Exercise = Your answer must consist of exactly the lines below, starting with the line with "this tube A." and going on through the line with "4. Pipette 130", and nothing else.

** Opening Given data block **

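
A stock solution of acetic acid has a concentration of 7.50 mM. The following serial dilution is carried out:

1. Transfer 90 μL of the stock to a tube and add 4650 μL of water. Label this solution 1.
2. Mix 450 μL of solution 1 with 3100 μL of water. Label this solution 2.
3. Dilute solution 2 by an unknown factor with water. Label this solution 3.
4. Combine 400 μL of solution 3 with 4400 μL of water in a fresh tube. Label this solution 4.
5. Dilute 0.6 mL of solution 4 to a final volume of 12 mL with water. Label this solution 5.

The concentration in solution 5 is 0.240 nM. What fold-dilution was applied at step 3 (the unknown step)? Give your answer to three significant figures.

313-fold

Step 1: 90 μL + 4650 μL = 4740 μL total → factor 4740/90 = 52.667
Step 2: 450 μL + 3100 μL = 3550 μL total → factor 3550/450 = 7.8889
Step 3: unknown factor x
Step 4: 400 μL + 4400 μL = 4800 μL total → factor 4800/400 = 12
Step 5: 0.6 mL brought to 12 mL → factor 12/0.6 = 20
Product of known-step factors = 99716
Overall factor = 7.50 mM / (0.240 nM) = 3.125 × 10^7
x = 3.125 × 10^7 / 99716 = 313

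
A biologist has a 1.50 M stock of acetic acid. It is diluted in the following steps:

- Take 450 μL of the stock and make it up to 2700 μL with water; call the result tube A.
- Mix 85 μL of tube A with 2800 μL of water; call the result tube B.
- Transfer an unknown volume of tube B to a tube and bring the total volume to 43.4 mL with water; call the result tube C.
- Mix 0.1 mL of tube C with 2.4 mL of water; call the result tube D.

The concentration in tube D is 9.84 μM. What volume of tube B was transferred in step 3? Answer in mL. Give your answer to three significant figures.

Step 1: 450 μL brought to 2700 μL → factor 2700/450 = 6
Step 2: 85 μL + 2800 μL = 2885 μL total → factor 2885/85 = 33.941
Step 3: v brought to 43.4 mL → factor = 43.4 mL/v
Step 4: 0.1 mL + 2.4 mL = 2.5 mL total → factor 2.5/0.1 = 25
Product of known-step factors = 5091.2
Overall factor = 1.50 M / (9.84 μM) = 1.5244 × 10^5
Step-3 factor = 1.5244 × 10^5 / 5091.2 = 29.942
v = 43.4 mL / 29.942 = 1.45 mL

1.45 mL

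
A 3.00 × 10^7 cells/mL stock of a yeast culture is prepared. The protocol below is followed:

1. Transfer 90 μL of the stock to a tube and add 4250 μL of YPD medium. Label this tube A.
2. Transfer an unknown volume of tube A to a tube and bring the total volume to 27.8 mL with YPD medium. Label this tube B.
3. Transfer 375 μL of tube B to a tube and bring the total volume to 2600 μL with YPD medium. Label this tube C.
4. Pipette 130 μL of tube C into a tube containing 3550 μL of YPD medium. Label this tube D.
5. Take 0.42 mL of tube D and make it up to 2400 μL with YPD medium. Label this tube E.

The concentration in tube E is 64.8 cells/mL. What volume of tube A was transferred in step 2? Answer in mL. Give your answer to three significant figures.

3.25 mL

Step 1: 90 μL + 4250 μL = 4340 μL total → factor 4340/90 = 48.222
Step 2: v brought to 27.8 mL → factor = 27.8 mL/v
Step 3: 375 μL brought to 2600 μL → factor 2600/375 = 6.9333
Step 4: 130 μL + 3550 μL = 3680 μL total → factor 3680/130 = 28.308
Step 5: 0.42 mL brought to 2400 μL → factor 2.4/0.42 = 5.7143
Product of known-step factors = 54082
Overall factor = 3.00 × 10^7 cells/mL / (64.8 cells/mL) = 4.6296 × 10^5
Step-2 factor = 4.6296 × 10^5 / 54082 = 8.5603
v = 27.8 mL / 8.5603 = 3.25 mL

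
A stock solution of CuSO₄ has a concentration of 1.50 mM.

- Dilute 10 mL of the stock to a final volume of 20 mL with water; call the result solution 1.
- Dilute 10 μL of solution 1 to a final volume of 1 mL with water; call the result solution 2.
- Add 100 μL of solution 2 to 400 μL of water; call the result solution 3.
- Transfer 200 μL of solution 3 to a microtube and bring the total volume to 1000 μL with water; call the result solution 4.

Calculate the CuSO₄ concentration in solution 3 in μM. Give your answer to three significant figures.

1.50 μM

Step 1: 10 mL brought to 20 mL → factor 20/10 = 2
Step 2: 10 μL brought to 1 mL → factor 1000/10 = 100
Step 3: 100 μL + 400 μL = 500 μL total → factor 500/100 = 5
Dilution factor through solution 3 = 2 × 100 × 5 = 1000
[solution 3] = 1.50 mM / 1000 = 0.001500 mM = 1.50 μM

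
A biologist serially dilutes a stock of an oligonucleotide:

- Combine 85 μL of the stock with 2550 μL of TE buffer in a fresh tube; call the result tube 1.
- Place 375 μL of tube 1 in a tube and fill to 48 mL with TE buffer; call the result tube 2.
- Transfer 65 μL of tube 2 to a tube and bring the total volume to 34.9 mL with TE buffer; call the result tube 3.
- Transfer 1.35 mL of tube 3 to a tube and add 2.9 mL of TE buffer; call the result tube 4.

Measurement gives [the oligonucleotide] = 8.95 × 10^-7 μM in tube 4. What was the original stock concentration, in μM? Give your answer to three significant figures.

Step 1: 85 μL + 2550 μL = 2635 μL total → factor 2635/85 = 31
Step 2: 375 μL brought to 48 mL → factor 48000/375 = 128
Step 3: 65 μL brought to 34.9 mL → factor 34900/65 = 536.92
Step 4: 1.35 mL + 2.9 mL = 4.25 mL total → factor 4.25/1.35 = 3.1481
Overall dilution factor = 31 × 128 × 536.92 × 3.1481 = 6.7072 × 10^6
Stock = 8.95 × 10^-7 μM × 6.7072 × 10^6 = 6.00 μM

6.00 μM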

** Closing Given data block **

Response to this task =
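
1. Transfer 90 μL of the stock to a tube and add 4250 μL of YPD medium. Label this tube A.
2. Transfer an unknown volume of tube A to a tube and bring the total volume to 27.8 mL with YPD medium. Label this tube B.
3. Transfer 375 μL of tube B to a tube and bring the total volume to 2600 μL with YPD medium. Label this tube C.
4. Pipette 130 μL of tube C into a tube containing 3550 μL of YPD medium. Label this tube D.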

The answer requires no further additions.